EXERCISE DESCRIPTION: Show, in full, each line of the data that contains "forward".

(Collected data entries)
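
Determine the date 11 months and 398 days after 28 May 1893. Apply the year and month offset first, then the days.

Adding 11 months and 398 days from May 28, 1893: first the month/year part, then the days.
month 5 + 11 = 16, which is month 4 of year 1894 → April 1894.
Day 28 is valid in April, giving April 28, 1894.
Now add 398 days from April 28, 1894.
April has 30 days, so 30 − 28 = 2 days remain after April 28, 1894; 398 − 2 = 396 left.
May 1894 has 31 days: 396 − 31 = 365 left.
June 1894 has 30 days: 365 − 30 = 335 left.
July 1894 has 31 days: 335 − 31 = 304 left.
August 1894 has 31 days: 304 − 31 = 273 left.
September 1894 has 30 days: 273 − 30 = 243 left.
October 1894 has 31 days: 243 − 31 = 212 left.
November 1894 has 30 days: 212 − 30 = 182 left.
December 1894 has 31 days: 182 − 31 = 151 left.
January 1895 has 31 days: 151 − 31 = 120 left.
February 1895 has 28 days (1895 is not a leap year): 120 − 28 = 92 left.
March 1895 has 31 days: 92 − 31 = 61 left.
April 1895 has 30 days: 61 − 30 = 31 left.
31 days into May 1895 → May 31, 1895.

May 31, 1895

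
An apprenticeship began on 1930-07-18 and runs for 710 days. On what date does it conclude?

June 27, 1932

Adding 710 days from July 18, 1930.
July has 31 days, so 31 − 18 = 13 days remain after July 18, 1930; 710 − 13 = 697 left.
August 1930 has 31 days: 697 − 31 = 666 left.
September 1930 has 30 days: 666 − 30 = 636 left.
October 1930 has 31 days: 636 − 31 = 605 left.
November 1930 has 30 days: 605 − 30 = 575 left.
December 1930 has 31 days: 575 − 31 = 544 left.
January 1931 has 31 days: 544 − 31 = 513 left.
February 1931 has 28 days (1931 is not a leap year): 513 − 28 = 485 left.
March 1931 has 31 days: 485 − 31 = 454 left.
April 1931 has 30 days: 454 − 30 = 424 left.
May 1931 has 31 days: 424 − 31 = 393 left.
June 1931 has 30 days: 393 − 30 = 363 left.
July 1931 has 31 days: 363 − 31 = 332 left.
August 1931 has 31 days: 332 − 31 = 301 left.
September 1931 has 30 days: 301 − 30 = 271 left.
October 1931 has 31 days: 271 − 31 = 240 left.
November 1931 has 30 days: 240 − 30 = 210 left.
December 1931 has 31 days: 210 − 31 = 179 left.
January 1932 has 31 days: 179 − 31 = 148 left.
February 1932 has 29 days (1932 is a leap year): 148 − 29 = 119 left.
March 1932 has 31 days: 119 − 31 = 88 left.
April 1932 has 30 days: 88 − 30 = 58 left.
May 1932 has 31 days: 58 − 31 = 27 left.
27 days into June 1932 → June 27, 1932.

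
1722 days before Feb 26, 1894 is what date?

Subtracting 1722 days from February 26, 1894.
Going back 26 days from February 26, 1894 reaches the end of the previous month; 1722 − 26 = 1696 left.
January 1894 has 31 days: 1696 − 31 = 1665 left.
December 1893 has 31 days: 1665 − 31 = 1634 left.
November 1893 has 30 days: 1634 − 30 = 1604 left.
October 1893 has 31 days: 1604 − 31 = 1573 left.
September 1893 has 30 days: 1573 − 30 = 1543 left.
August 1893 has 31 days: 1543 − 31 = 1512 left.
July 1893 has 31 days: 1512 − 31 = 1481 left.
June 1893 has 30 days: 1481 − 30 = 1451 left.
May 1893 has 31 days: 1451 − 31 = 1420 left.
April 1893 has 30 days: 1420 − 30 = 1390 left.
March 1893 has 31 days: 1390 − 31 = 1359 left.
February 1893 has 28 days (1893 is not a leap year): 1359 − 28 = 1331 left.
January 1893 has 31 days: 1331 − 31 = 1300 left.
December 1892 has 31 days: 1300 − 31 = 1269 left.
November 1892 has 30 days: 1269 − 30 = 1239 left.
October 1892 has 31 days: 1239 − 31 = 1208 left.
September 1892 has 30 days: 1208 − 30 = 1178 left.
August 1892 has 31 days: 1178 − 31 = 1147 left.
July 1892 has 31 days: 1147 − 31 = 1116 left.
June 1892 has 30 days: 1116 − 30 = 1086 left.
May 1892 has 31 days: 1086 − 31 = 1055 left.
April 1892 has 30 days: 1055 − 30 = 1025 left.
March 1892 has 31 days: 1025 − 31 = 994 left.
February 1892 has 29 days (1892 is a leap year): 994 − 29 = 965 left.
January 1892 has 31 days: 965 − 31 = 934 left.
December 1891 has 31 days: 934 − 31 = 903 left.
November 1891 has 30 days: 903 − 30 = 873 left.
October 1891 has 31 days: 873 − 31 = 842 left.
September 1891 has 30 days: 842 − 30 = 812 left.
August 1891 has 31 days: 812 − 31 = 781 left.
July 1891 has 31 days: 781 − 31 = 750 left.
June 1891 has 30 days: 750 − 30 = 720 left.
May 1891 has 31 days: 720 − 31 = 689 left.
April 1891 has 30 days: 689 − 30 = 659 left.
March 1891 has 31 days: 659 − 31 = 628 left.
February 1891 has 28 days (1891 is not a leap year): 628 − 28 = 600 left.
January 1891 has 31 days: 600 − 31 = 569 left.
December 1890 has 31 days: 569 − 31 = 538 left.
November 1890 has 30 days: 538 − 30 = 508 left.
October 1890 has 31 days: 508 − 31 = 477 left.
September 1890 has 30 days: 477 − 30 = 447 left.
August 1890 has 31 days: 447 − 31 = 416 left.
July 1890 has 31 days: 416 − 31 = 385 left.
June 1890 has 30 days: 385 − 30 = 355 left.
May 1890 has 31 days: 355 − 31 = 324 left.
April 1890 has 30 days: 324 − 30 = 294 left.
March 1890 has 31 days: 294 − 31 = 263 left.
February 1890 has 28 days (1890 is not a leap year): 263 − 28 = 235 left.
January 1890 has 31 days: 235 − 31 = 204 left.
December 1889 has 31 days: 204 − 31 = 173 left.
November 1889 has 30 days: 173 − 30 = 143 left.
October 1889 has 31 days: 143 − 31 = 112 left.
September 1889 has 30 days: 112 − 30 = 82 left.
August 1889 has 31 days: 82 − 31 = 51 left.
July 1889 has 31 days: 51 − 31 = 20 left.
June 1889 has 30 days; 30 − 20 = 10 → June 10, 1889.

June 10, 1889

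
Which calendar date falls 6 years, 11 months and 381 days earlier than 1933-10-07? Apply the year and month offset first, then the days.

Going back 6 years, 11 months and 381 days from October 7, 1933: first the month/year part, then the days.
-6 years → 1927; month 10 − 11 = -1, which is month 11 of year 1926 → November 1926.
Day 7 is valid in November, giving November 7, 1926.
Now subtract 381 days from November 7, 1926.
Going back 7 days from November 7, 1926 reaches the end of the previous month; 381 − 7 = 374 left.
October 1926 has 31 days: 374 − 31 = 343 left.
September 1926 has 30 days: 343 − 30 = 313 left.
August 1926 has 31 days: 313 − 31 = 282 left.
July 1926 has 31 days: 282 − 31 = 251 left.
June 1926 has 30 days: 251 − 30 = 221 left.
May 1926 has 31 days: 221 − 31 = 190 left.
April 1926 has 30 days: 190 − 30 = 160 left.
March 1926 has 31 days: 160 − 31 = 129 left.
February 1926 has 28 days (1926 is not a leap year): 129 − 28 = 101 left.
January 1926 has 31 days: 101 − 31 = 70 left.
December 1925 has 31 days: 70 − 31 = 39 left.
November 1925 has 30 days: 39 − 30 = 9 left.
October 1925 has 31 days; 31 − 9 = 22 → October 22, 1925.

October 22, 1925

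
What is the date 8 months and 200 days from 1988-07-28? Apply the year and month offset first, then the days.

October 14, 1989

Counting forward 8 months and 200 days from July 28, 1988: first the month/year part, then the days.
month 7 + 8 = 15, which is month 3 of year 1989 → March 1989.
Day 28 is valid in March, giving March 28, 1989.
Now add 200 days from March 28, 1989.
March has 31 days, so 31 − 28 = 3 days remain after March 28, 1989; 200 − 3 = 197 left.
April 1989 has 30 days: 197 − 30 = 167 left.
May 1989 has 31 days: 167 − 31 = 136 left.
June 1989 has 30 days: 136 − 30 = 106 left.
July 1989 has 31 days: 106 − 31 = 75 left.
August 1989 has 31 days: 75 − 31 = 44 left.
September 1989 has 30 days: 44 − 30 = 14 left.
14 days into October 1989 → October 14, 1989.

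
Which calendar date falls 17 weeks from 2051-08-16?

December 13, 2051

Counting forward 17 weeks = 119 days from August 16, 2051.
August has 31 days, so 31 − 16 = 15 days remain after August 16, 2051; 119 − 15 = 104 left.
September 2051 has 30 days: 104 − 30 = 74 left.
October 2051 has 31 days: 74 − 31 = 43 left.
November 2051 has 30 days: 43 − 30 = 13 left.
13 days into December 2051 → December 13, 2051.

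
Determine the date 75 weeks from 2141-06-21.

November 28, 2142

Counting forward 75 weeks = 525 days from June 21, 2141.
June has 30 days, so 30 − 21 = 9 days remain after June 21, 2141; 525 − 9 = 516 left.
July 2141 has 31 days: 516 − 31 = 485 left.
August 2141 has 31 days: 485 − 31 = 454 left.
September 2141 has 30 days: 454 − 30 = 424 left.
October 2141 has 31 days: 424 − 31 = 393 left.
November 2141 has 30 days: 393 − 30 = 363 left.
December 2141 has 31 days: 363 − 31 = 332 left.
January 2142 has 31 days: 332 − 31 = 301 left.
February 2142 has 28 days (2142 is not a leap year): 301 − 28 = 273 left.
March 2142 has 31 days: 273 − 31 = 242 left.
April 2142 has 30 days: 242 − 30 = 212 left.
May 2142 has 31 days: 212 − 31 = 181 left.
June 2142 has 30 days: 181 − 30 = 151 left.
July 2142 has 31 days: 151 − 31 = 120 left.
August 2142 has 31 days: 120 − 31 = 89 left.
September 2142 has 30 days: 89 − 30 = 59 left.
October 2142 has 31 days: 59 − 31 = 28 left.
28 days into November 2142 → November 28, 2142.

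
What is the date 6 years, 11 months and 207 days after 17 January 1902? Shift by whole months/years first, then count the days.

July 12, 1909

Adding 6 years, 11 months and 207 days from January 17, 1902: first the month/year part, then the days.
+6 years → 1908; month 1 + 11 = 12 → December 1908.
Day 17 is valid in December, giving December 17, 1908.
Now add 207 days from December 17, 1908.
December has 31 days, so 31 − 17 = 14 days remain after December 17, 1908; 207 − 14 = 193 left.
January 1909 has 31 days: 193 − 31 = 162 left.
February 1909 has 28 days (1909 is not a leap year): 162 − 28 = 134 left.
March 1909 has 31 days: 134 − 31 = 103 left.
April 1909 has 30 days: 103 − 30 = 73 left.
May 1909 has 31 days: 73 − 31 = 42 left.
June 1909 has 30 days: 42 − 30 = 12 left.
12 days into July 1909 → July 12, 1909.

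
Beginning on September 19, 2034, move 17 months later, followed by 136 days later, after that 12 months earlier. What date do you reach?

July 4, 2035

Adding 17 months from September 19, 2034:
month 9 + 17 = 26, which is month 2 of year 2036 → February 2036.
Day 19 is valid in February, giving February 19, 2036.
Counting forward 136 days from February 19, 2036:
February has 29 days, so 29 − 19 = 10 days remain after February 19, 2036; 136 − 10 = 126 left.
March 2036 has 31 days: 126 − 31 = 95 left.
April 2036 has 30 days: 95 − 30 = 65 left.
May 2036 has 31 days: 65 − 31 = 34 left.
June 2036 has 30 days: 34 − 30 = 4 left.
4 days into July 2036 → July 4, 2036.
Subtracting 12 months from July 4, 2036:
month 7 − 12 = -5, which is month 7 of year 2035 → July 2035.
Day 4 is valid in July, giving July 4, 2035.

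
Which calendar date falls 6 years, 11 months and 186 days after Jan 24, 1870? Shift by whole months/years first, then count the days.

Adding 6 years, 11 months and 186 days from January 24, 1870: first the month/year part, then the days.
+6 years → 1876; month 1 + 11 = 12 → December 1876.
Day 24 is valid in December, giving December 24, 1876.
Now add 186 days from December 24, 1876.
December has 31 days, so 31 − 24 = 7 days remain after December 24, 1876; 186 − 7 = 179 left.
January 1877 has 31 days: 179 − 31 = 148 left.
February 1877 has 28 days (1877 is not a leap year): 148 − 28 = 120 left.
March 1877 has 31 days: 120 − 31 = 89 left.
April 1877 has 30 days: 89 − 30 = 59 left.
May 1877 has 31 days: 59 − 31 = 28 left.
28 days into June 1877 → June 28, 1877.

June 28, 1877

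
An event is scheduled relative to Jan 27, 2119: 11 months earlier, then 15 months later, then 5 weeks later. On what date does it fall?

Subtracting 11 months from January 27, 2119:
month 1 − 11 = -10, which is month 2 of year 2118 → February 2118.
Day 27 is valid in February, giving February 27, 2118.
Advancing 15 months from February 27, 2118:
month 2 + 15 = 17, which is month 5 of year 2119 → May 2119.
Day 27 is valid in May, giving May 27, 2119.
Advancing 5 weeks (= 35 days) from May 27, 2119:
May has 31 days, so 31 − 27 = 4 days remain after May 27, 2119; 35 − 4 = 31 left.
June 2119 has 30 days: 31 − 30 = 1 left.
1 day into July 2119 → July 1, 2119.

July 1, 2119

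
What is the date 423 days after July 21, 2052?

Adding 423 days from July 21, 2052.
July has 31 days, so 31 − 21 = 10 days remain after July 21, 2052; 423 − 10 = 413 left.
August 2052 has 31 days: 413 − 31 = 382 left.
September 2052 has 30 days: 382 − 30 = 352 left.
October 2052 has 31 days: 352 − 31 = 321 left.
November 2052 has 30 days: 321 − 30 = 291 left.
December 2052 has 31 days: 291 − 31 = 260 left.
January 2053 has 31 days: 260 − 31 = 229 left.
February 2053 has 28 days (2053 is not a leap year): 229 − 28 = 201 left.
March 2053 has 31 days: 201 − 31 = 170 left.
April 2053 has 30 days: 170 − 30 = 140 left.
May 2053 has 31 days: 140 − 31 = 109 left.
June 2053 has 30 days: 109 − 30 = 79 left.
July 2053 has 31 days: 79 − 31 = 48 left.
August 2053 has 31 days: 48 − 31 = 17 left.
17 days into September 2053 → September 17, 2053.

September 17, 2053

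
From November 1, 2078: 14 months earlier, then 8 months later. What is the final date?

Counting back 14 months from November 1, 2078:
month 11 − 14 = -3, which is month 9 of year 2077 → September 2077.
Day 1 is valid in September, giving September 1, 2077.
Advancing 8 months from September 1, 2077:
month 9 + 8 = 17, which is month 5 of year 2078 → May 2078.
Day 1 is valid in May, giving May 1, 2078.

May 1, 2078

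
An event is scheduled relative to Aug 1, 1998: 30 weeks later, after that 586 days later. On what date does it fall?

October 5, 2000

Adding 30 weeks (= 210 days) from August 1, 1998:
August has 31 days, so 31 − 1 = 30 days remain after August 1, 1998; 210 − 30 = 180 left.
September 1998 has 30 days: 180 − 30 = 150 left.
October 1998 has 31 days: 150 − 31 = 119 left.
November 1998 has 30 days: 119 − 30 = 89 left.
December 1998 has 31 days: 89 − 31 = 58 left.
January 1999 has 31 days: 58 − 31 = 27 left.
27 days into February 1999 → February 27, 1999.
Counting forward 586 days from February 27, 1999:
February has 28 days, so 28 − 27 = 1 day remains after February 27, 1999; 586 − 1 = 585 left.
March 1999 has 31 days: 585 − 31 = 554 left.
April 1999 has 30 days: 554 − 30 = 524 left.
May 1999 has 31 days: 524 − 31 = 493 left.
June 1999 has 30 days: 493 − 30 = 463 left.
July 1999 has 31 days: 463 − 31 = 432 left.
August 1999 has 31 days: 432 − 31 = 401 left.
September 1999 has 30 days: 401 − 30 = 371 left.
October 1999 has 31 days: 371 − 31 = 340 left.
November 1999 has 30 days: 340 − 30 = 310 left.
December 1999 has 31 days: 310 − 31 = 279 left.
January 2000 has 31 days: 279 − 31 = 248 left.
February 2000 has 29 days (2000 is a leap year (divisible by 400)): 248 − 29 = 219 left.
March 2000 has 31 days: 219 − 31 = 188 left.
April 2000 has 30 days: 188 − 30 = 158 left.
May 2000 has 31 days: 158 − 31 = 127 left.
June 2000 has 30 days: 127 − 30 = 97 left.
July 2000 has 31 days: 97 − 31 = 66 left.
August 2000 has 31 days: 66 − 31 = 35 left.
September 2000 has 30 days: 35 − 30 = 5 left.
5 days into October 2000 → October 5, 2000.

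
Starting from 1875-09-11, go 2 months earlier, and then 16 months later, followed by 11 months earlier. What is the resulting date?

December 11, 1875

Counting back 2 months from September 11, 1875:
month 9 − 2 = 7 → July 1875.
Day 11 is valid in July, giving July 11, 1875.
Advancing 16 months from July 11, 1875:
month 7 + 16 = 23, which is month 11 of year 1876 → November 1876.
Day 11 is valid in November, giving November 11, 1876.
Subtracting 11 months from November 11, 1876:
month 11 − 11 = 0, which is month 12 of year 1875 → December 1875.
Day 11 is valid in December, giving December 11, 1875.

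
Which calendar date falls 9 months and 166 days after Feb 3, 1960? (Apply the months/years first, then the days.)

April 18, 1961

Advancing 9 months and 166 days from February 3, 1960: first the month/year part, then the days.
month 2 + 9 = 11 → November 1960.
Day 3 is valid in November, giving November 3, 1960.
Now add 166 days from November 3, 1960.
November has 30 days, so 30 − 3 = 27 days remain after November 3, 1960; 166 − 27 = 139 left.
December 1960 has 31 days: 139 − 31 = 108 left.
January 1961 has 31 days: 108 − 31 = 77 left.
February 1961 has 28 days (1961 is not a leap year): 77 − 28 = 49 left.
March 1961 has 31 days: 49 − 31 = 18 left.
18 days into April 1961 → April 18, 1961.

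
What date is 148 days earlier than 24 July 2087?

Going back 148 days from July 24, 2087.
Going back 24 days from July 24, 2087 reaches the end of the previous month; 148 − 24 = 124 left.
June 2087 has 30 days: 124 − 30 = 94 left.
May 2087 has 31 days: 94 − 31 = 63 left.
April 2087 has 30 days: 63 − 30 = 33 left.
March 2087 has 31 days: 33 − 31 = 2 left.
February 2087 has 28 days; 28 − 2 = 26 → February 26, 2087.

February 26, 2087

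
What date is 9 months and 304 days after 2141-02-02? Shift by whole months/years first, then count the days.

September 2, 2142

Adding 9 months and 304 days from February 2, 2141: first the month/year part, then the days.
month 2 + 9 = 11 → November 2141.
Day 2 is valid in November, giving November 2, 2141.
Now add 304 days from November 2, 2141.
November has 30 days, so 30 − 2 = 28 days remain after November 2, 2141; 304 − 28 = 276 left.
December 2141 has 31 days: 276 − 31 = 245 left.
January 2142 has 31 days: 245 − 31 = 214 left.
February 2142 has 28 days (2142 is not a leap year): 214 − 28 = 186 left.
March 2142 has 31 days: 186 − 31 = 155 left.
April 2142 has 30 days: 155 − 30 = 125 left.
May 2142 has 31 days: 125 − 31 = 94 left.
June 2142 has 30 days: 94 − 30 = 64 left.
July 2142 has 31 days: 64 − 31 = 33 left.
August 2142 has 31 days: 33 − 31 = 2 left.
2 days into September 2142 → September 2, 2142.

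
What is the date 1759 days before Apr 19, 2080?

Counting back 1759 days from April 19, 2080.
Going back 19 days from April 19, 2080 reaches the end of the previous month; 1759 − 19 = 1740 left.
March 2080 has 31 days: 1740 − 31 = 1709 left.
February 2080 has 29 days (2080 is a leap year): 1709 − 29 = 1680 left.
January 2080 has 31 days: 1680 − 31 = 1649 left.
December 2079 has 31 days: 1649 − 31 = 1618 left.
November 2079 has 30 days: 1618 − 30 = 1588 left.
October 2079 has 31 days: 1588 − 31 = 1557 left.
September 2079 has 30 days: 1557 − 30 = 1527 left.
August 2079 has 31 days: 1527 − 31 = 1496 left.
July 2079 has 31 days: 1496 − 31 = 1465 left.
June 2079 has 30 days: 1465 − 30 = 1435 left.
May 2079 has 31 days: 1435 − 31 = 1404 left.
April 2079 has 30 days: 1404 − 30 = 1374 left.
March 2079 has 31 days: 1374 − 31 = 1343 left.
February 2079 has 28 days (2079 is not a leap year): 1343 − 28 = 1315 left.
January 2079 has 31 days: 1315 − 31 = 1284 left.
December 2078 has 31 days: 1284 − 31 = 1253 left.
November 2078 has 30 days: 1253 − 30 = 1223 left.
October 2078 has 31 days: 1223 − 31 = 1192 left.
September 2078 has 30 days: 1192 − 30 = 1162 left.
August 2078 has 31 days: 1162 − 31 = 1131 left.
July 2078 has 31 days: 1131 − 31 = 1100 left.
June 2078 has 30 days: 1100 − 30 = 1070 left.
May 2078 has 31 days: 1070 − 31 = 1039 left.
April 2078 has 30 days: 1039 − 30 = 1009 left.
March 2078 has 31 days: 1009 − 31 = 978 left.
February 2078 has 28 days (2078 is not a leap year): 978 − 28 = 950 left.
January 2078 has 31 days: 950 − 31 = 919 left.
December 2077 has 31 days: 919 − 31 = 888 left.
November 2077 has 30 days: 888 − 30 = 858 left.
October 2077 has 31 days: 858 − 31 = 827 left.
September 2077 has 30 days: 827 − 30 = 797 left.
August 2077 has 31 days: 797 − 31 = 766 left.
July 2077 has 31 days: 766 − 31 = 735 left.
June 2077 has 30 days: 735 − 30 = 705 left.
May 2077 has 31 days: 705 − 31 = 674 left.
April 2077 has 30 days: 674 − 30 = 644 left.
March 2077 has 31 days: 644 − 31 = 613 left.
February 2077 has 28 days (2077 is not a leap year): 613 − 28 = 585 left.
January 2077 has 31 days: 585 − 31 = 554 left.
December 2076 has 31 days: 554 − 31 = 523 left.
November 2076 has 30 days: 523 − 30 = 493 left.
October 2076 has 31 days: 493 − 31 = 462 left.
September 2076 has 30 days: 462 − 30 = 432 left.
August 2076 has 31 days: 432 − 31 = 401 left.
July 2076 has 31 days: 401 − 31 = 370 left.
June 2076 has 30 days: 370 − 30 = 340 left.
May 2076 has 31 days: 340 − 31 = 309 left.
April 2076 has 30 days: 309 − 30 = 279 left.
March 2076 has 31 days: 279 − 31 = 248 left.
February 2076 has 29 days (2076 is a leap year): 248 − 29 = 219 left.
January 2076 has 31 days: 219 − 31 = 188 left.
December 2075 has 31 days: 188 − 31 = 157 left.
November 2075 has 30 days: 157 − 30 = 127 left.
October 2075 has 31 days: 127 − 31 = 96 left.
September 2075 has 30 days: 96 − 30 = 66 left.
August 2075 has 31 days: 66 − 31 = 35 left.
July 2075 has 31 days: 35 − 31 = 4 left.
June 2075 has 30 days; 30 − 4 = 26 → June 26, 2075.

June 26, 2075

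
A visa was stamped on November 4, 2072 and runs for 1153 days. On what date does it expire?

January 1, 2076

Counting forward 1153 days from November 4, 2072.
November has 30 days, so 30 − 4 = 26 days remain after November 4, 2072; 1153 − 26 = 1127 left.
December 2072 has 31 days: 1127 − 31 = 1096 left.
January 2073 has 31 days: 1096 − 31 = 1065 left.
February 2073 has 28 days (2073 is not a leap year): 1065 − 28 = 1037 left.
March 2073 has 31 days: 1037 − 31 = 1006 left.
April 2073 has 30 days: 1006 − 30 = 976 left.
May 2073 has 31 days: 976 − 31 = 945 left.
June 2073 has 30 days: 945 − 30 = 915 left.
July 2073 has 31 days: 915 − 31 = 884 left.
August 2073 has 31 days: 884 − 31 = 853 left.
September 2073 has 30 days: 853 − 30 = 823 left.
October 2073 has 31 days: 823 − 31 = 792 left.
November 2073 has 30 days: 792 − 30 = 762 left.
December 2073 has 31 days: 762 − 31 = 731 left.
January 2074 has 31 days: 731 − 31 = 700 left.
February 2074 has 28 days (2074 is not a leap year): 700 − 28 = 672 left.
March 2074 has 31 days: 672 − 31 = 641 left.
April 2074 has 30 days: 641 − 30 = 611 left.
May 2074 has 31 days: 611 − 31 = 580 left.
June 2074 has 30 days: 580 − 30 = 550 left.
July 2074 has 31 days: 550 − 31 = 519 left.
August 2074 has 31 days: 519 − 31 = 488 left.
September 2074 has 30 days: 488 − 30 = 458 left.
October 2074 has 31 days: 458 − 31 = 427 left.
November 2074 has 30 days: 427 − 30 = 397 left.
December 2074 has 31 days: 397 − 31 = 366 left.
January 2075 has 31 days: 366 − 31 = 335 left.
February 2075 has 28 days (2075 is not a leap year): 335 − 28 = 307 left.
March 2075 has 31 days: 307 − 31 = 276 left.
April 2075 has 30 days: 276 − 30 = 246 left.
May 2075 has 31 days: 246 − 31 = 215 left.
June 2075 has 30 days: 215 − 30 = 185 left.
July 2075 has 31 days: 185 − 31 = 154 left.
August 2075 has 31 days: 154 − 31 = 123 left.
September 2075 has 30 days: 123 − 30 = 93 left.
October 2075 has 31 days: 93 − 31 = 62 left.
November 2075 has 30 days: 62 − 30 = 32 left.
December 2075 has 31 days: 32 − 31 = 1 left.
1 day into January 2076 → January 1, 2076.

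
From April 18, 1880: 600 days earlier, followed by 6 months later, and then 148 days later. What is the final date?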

WRITTEN ANSWER:
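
Counting forward 8 months and 200 days from July 28, 1988: first the month/year part, then the days.
Counting forward 17 weeks = 119 days from August 16, 2051.
Counting forward 75 weeks = 525 days from June 21, 2141.
Counting forward 136 days from February 19, 2036:
Counting forward 586 days from February 27, 1999:
Counting forward 1153 days from November 4, 2072.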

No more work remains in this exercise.